▶ [WHAT TO DO] Could you transcribe every record below exactly as it stands?

━━━━

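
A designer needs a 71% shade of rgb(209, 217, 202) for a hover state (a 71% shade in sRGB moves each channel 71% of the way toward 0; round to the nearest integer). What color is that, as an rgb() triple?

Lerp each channel 71% toward 0:
  R: 209 − 148.39 = 60.61 → 61
  G: 217 + 0.71×(0−217) = 217 − 154.07 = 62.93 → 63
  B: 202 + 0.71×(0−202) = 202 − 143.42 = 58.58 → 59

rgb(61, 63, 59)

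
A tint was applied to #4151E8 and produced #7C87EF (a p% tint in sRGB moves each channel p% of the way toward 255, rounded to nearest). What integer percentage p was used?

31%

#4151E8 is rgb(65, 81, 232); #7C87EF is rgb(124, 135, 239).
On the R channel (widest range): 124 ≈ 65 + (p/100)(255 − 65), so p ≈ 100×(124 − 65)/(255 − 65) = 5900/190 = 31.05.
p = 31 reproduces all three channels after rounding.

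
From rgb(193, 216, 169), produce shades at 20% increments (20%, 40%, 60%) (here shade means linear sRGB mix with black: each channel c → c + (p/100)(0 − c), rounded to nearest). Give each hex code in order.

#9AAD87, #748265, #4D5644

20%: (193 − 38.6 = 154.4→154, 216 − 43.2 = 172.8→173, 169 − 33.8 = 135.2→135) → #9AAD87
40%: (193 − 77.2 = 115.8→116, 216 − 86.4 = 129.6→130, 169 − 67.6 = 101.4→101) → #748265
60%: (193 − 115.8 = 77.2→77, 216 − 129.6 = 86.4→86, 169 − 101.4 = 67.6→68) → #4D5644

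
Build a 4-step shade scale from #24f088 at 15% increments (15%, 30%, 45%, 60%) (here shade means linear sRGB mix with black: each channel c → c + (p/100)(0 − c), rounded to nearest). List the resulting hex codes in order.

#1fcc74, #19a85f, #14844b, #0e6036

#24f088 is rgb(36, 240, 136).
15%: (36 − 5.4 = 30.6→31, 240 − 36 = 204→204, 136 − 20.4 = 115.6→116) → #1fcc74
30%: (36 − 10.8 = 25.2→25, 240 − 72 = 168→168, 136 − 40.8 = 95.2→95) → #19a85f
45%: (36 − 16.2 = 19.8→20, 240 − 108 = 132→132, 136 − 61.2 = 74.8→75) → #14844b
60%: (36 − 21.6 = 14.4→14, 240 − 144 = 96→96, 136 − 81.6 = 54.4→54) → #0e6036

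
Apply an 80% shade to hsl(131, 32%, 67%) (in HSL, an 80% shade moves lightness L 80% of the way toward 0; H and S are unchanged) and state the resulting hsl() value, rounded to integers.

hsl(131, 32%, 13%)

L moves 80% from 67 toward 0: 67 − 53.6 = 13.4 → 13.
H and S are unchanged.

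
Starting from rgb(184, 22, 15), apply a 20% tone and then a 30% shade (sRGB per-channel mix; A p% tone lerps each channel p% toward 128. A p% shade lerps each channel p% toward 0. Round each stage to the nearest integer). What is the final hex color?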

━━━━

▶ [EXERCISE RESULT]
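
A designer needs a 71% shade of rgb(209, 217, 202) for a hover state (a 71% shade in sRGB moves each channel 71% of the way toward 0; round to the nearest integer). What color is that, as an rgb() triple?

Lerp each channel 71% toward 0:
  R: 209 − 148.39 = 60.61 → 61
  G: 217 + 0.71×(0−217) = 217 − 154.07 = 62.93 → 63
  B: 202 + 0.71×(0−202) = 202 − 143.42 = 58.58 → 59

rgb(61, 63, 59)

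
A tint was applied to #4151E8 and produced #7C87EF (a p% tint in sRGB moves each channel p% of the way toward 255, rounded to nearest). What integer percentage p was used?

31%

#4151E8 is rgb(65, 81, 232); #7C87EF is rgb(124, 135, 239).
On the R channel (widest range): 124 ≈ 65 + (p/100)(255 − 65), so p ≈ 100×(124 − 65)/(255 − 65) = 5900/190 = 31.05.
p = 31 reproduces all three channels after rounding.

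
From rgb(193, 216, 169), produce shades at 20% increments (20%, 40%, 60%) (here shade means linear sRGB mix with black: each channel c → c + (p/100)(0 − c), rounded to nearest). Give each hex code in order.

#9AAD87, #748265, #4D5644

20%: (193 − 38.6 = 154.4→154, 216 − 43.2 = 172.8→173, 169 − 33.8 = 135.2→135) → #9AAD87
40%: (193 − 77.2 = 115.8→116, 216 − 86.4 = 129.6→130, 169 − 67.6 = 101.4→101) → #748265
60%: (193 − 115.8 = 77.2→77, 216 − 129.6 = 86.4→86, 169 − 101.4 = 67.6→68) → #4D5644

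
Build a 4-step shade scale from #24f088 at 15% increments (15%, 30%, 45%, 60%) (here shade means linear sRGB mix with black: each channel c → c + (p/100)(0 − c), rounded to nearest). List the resulting hex codes in order.

#1fcc74, #19a85f, #14844b, #0e6036

#24f088 is rgb(36, 240, 136).
15%: (36 − 5.4 = 30.6→31, 240 − 36 = 204→204, 136 − 20.4 = 115.6→116) → #1fcc74
30%: (36 − 10.8 = 25.2→25, 240 − 72 = 168→168, 136 − 40.8 = 95.2→95) → #19a85f
45%: (36 − 16.2 = 19.8→20, 240 − 108 = 132→132, 136 − 61.2 = 74.8→75) → #14844b
60%: (36 − 21.6 = 14.4→14, 240 − 144 = 96→96, 136 − 81.6 = 54.4→54) → #0e6036

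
Apply an 80% shade to hsl(131, 32%, 67%) (in HSL, an 80% shade moves lightness L 80% of the way toward 0; H and S are unchanged) and state the resulting hsl() value, rounded to integers.

hsl(131, 32%, 13%)

L moves 80% from 67 toward 0: 67 − 53.6 = 13.4 → 13.
H and S are unchanged.

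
Starting from rgb(184, 22, 15), apply a 20% tone and then a 30% shade (sRGB per-channel mix; A p% tone lerps each channel p% toward 128. A p% shade lerps each channel p% toward 0. Round each stage to the nearest integer). What is the final hex color?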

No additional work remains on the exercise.